What you should do: Return, from the listing that follows, each line containing the word "most".

Data to process:
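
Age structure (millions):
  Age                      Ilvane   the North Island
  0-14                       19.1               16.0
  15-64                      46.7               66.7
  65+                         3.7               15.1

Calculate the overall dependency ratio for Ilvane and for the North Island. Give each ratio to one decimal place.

Ilvane: (19.1 + 3.7) / 46.7 × 100 = 22.8 / 46.7 × 100 = 48.8
the North Island: (16.0 + 15.1) / 66.7 × 100 = 31.1 / 66.7 × 100 = 46.6

Ilvane: 48.8
the North Island: 46.6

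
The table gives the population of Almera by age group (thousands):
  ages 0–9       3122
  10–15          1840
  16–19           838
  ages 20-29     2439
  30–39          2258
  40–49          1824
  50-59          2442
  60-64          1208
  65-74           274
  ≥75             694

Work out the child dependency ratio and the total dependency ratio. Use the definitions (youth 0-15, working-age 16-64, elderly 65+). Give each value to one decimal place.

0–15: 3122 + 1840 = 4962
16–64: 838 + 2439 + 2258 + 1824 + 2442 + 1208 = 11009
65+: 274 + 694 = 968
Youth dependency ratio = 4962 / 11009 × 100 = 45.1
Total dependency ratio = (4962 + 968) / 11009 × 100 = 5930 / 11009 × 100 = 53.9

Youth dependency ratio: 45.1
Total dependency ratio: 53.9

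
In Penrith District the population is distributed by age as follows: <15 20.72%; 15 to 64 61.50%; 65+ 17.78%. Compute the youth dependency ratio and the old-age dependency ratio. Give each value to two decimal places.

Youth dependency ratio: 33.69
Old-age dependency ratio: 28.91

Youth dependency ratio = 20.72 / 61.50 × 100 = 33.69
Old-age dependency ratio = 17.78 / 61.50 × 100 = 28.91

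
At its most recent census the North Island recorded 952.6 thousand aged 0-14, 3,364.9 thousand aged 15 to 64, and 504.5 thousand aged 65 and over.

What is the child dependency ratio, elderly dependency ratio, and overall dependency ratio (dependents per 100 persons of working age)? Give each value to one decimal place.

Youth dependency ratio = 952.6 / 3,364.9 × 100 = 28.3
Old-age dependency ratio = 504.5 / 3,364.9 × 100 = 15.0
Total dependency ratio = (952.6 + 504.5) / 3,364.9 × 100 = 1,457.1 / 3,364.9 × 100 = 43.3

Youth dependency ratio: 28.3
Old-age dependency ratio: 15.0
Total dependency ratio: 43.3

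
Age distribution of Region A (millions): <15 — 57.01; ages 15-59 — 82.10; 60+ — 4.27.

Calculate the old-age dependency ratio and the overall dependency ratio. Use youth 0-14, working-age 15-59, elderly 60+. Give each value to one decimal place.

Old-age dependency ratio: 5.2
Total dependency ratio: 74.6

Old-age dependency ratio = 4.27 / 82.10 × 100 = 5.2
Total dependency ratio = (57.01 + 4.27) / 82.10 × 100 = 61.28 / 82.10 × 100 = 74.6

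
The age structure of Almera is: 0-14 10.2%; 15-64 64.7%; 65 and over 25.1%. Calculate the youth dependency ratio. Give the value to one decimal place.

Youth dependency ratio = 10.2 / 64.7 × 100 = 15.8

Youth dependency ratio: 15.8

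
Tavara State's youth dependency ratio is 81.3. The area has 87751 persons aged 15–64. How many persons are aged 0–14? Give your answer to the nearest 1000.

Youth dependency ratio = youth / working-age × 100
81.3 = Y / 87751 × 100
⇒ 71000

Aged 0–14: 71000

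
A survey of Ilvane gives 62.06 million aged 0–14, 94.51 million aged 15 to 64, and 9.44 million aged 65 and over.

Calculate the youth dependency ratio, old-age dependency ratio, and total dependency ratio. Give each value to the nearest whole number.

Youth dependency ratio = 62.06 / 94.51 × 100 = 66
Old-age dependency ratio = 9.44 / 94.51 × 100 = 10
Total dependency ratio = (62.06 + 9.44) / 94.51 × 100 = 71.50 / 94.51 × 100 = 76

Youth dependency ratio: 66
Old-age dependency ratio: 10
Total dependency ratio: 76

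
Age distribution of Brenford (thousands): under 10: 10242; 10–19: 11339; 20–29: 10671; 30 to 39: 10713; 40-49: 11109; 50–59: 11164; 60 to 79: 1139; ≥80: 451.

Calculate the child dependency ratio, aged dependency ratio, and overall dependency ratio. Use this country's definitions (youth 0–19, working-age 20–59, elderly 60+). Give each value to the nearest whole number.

0–19: 10242 + 11339 = 21581
20–59: 10671 + 10713 + 11109 + 11164 = 43657
60+: 1139 + 451 = 1590
Youth dependency ratio = 21581 / 43657 × 100 = 49
Old-age dependency ratio = 1590 / 43657 × 100 = 4
Total dependency ratio = (21581 + 1590) / 43657 × 100 = 23171 / 43657 × 100 = 53

Youth dependency ratio: 49
Old-age dependency ratio: 4
Total dependency ratio: 53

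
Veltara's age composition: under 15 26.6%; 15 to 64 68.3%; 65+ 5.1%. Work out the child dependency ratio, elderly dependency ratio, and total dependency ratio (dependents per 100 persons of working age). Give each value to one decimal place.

Youth dependency ratio = 26.6 / 68.3 × 100 = 38.9
Old-age dependency ratio = 5.1 / 68.3 × 100 = 7.5
Total dependency ratio = (26.6 + 5.1) / 68.3 × 100 = 31.7 / 68.3 × 100 = 46.4

Youth dependency ratio: 38.9
Old-age dependency ratio: 7.5
Total dependency ratio: 46.4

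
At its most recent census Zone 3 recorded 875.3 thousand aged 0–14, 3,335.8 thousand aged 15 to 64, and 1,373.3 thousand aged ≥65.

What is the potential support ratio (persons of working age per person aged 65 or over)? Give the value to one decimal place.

Potential support ratio = 3,335.8 / 1,373.3 = 2.4

Potential support ratio: 2.4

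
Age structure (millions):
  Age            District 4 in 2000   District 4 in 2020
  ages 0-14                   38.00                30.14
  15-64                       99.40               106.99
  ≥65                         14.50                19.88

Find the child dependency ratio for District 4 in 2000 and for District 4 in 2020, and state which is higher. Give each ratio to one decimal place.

District 4 in 2000: 38.2
District 4 in 2020: 28.2
Higher: District 4 in 2000

District 4 in 2000: 38.00 / 99.40 × 100 = 38.2
District 4 in 2020: 30.14 / 106.99 × 100 = 28.2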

Completed exercise:
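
At its most recent census the North Island recorded 952.6 thousand aged 0-14, 3,364.9 thousand aged 15 to 64, and 504.5 thousand aged 65 and over.
At its most recent census Zone 3 recorded 875.3 thousand aged 0–14, 3,335.8 thousand aged 15 to 64, and 1,373.3 thousand aged ≥65.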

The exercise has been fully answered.